### Given data
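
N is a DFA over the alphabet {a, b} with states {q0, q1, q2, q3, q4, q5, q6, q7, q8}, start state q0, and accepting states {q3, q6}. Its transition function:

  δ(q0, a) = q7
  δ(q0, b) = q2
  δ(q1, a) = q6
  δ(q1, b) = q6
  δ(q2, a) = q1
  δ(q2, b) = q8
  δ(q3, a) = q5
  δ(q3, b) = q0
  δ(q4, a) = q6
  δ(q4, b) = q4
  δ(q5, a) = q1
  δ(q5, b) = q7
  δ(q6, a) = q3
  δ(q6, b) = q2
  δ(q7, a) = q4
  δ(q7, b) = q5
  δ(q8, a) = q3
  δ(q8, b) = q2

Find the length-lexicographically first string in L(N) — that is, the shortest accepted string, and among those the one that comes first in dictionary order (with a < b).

A breadth-first search from q0 reaches an accepting state first via the path q0 → q7 → q4 → q6 on input aaa.
No string of length < 3 is accepted (BFS exhausts all shorter strings without reaching an accepting state), and aaa is the lexicographically least accepting string of length 3.

aaa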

### Problem
Copy out the lines from the line containing "δ(q6, a) = q3" to the end of the listing above, without alteration.

### Response to this exercise
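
  δ(q6, a) = q3
  δ(q6, b) = q2
  δ(q7, a) = q4
  δ(q7, b) = q5
  δ(q8, a) = q3
  δ(q8, b) = q2

Find the length-lexicographically first string in L(N) — that is, the shortest accepted string, and among those the one that comes first in dictionary order (with a < b).

A breadth-first search from q0 reaches an accepting state first via the path q0 → q7 → q4 → q6 on input aaa.
No string of length < 3 is accepted (BFS exhausts all shorter strings without reaching an accepting state), and aaa is the lexicographically least accepting string of length 3.

aaa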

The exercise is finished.